[Dataset entries]
------------------------------------
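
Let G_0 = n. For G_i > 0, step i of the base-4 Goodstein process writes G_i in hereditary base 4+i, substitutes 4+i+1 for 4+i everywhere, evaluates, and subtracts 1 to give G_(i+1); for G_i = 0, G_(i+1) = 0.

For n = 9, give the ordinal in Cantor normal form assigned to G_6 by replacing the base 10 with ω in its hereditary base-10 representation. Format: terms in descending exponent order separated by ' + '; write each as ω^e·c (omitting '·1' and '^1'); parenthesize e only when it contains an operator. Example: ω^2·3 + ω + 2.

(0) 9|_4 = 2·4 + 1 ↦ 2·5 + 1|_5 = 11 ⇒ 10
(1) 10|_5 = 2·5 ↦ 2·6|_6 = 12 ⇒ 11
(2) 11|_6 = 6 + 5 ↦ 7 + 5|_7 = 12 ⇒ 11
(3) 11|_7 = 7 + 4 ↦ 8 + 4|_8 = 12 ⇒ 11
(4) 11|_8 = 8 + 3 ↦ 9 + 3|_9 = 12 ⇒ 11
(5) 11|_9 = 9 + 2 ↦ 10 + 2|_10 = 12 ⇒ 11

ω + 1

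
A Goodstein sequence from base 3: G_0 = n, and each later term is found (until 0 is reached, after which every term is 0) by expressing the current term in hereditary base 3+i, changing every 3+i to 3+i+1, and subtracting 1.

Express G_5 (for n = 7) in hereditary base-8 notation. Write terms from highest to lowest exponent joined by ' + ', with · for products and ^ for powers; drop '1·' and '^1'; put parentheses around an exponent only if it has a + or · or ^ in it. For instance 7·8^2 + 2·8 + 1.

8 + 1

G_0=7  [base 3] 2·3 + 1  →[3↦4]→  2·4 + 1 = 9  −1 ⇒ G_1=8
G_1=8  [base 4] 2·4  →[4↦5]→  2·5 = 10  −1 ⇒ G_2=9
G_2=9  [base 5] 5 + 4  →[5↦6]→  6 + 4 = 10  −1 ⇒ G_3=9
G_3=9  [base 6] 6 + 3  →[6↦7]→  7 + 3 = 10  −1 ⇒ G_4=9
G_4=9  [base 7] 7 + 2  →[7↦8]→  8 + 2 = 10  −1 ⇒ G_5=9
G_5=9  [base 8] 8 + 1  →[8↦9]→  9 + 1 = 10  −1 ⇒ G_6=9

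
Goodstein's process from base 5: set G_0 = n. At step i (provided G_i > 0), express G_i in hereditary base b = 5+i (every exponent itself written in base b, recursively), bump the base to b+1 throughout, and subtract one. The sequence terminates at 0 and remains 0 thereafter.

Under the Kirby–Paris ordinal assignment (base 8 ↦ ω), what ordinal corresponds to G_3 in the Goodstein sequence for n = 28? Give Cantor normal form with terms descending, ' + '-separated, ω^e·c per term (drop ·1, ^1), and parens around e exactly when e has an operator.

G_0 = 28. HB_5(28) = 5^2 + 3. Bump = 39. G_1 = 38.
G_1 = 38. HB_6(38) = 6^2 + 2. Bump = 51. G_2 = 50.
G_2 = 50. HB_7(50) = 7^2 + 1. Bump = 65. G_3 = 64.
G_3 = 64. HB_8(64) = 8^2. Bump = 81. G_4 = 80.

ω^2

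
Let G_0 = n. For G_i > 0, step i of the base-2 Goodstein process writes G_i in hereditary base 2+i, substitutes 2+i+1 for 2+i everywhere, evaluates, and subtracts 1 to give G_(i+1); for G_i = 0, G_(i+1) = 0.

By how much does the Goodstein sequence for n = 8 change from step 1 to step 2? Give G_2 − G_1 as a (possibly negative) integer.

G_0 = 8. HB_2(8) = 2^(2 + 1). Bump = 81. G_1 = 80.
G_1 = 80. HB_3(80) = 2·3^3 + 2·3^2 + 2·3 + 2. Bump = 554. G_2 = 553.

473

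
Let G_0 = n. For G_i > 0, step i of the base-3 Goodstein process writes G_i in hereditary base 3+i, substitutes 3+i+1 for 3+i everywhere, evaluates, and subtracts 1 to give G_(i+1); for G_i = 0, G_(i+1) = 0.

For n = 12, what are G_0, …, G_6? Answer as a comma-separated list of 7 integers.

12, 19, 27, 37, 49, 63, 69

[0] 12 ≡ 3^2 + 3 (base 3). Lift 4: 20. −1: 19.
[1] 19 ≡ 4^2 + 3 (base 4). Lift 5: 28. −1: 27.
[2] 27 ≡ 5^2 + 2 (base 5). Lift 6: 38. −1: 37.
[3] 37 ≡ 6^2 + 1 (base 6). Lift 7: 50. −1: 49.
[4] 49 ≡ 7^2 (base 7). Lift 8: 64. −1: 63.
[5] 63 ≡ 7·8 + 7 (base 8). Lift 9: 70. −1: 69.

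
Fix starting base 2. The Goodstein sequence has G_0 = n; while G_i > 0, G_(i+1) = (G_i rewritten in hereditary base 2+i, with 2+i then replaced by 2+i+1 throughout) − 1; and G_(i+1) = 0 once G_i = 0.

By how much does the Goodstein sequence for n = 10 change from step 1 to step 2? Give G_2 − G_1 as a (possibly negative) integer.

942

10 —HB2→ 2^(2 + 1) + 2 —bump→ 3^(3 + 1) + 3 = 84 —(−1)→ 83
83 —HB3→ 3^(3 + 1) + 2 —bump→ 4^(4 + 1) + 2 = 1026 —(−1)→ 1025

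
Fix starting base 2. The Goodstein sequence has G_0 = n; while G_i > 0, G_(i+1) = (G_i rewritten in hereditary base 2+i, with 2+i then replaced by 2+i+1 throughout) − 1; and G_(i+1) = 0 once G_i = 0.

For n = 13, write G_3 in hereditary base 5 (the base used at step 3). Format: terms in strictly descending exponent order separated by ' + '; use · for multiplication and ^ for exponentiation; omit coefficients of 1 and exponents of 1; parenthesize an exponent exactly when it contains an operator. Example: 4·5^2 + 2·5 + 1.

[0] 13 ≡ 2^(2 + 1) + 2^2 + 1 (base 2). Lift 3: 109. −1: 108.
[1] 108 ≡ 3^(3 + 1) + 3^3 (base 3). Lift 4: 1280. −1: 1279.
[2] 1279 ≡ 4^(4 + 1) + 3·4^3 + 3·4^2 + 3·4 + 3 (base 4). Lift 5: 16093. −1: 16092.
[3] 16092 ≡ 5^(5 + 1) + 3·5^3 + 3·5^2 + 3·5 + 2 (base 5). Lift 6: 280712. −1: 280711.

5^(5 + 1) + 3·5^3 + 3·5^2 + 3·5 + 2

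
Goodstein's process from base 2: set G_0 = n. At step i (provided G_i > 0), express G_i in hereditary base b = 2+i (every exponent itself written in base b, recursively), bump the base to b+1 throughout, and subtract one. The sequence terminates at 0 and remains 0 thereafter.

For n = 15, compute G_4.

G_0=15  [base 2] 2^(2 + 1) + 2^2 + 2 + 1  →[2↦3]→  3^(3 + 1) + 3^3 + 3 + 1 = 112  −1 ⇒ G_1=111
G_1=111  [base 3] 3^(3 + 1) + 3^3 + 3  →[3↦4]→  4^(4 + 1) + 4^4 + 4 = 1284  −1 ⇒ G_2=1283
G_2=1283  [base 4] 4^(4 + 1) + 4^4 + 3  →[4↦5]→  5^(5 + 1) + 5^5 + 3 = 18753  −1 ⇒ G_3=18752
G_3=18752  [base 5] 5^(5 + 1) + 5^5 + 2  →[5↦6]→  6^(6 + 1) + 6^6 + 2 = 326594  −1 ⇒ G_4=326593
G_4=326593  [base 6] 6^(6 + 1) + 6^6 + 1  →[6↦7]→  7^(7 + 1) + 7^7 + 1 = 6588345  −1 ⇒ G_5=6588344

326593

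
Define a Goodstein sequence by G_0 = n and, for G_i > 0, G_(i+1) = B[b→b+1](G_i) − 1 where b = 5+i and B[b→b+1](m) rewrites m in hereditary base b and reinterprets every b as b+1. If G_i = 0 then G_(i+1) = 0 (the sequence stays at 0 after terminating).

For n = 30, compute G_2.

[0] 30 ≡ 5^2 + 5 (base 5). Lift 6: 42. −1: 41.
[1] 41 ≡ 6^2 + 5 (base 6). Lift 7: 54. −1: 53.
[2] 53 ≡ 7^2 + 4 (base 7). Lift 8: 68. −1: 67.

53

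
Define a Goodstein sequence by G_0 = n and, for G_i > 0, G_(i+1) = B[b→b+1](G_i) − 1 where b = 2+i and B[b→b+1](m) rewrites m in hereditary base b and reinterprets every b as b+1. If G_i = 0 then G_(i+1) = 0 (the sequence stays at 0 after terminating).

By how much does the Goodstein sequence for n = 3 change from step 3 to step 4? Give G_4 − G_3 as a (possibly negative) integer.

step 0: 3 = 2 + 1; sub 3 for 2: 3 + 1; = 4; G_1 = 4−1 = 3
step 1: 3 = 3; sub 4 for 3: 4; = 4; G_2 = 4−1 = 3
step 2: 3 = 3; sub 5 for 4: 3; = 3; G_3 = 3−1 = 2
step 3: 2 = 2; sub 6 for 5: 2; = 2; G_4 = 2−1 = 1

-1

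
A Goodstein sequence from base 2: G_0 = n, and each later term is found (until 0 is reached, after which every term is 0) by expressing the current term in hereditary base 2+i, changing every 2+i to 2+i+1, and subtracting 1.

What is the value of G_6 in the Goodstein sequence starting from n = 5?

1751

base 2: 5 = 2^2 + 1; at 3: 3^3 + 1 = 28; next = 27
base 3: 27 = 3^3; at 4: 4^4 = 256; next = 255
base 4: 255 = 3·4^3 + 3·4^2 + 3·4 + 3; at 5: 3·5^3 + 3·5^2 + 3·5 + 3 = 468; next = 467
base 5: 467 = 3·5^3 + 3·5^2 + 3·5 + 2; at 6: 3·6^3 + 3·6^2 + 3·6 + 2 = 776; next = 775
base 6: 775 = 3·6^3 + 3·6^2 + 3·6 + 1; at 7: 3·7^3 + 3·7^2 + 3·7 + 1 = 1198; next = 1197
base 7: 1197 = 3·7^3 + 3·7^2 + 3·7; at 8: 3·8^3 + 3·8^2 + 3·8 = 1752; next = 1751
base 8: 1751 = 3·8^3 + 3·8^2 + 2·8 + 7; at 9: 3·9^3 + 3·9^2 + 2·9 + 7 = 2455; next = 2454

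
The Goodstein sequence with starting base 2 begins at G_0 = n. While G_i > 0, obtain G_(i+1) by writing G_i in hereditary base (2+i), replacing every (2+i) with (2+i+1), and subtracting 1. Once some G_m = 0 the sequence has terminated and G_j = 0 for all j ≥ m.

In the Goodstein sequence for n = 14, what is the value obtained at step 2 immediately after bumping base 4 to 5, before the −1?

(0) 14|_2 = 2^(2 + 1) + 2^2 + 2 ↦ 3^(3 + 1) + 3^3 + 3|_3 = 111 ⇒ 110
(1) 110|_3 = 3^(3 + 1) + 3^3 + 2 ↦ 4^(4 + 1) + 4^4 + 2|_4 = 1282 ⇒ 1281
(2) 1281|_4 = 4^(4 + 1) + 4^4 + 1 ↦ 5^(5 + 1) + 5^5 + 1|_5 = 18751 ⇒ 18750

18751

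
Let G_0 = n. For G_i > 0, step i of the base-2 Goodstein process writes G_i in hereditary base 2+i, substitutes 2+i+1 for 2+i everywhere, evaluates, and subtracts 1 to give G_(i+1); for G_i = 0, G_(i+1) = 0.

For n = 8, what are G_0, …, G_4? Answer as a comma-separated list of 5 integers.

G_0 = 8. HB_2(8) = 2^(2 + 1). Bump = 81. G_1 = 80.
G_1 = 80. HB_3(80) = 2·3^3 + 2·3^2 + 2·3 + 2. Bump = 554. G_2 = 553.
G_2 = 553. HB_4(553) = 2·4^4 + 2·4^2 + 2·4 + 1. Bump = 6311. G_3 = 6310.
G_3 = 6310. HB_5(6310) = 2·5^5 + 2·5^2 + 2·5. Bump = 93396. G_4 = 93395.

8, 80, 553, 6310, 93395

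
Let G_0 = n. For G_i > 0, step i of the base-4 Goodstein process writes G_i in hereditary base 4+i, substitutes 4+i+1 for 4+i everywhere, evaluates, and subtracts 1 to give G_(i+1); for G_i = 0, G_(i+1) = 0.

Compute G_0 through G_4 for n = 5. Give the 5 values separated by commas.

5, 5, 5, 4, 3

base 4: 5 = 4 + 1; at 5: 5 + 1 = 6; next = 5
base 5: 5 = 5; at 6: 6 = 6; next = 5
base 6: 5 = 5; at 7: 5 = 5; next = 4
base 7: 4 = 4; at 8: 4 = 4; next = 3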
------------------------------------
Please return all lines from the records that hold the word "later".

◆ **Response box**
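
A Goodstein sequence from base 3: G_0 = n, and each later term is found (until 0 is reached, after which every term is 0) by expressing the current term in hereditary base 3+i, changing every 3+i to 3+i+1, and subtracting 1.
A Goodstein sequence from base 2: G_0 = n, and each later term is found (until 0 is reached, after which every term is 0) by expressing the current term in hereditary base 2+i, changing every 2+i to 2+i+1, and subtracting 1.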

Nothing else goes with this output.